### ABOUT THIS EXERCISE
Across the entries, count the lines that include "callee" and report only that number.

### EXTRACTED DATA
--- START ---
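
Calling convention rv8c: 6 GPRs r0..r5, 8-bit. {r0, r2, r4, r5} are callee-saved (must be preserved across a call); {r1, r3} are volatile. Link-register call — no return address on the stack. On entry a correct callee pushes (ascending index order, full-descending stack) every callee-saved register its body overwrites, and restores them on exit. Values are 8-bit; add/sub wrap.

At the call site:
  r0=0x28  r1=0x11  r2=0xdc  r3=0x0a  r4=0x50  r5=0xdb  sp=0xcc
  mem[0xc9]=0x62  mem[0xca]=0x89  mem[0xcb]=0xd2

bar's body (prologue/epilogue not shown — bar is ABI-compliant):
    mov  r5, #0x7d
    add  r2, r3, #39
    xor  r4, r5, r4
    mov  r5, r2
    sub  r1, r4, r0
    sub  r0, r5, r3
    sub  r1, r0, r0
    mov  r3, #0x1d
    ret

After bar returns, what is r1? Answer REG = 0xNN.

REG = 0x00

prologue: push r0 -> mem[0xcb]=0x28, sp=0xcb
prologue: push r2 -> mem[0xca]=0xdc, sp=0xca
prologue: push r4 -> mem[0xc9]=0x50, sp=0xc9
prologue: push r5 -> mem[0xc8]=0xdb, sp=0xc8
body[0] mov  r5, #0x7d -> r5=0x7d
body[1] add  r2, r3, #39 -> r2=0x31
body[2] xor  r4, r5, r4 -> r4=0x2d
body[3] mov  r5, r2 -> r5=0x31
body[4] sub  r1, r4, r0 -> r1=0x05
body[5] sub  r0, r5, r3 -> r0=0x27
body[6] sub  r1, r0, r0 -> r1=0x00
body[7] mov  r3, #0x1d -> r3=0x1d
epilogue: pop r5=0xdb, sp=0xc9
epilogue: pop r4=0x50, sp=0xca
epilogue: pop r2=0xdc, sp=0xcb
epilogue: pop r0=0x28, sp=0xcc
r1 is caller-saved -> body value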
--- END ---
--- START ---
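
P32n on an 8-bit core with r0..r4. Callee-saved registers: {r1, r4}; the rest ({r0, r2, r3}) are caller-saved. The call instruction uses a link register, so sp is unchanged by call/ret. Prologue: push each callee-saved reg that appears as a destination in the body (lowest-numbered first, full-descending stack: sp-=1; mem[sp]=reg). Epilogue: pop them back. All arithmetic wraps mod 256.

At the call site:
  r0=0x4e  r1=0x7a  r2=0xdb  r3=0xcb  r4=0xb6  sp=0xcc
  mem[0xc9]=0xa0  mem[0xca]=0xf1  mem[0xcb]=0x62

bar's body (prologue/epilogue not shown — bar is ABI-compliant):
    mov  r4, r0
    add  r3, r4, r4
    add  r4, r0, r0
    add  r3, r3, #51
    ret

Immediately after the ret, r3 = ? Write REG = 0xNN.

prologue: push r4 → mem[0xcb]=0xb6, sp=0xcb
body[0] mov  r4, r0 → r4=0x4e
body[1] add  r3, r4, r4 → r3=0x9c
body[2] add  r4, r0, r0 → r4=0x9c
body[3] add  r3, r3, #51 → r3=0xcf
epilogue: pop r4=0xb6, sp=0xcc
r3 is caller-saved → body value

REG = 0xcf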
--- END ---
### OUTPUT FOR THIS EXERCISE
2